== Action item ==
Exactly as written, return every line of the data below.

== Study material ==
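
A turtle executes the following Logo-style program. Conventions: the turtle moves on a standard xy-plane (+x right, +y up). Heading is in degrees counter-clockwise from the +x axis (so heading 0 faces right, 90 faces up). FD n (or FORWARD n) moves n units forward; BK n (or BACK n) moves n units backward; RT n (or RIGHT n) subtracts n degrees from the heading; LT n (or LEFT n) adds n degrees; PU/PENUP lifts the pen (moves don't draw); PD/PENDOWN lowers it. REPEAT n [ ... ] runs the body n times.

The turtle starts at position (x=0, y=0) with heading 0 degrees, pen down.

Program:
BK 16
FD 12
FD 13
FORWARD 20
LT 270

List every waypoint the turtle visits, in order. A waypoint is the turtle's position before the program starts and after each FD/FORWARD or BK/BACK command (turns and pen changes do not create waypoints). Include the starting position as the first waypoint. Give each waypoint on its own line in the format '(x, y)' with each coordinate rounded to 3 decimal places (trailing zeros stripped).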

== Worked solution ==
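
A turtle executes the following Logo-style program. Conventions: the turtle moves on a standard xy-plane (+x right, +y up). Heading is in degrees counter-clockwise from the +x axis (so heading 0 faces right, 90 faces up). FD n (or FORWARD n) moves n units forward; BK n (or BACK n) moves n units backward; RT n (or RIGHT n) subtracts n degrees from the heading; LT n (or LEFT n) adds n degrees; PU/PENUP lifts the pen (moves don't draw); PD/PENDOWN lowers it. REPEAT n [ ... ] runs the body n times.

The turtle starts at position (x=0, y=0) with heading 0 degrees, pen down.

Program:
BK 16
FD 12
FD 13
FORWARD 20
LT 270

List every waypoint the turtle visits, in order. A waypoint is the turtle's position before the program starts and after each FD/FORWARD or BK/BACK command (turns and pen changes do not create waypoints). Include the starting position as the first waypoint. Give each waypoint on its own line in the format '(x, y)' with each coordinate rounded to 3 decimal places (trailing zeros stripped).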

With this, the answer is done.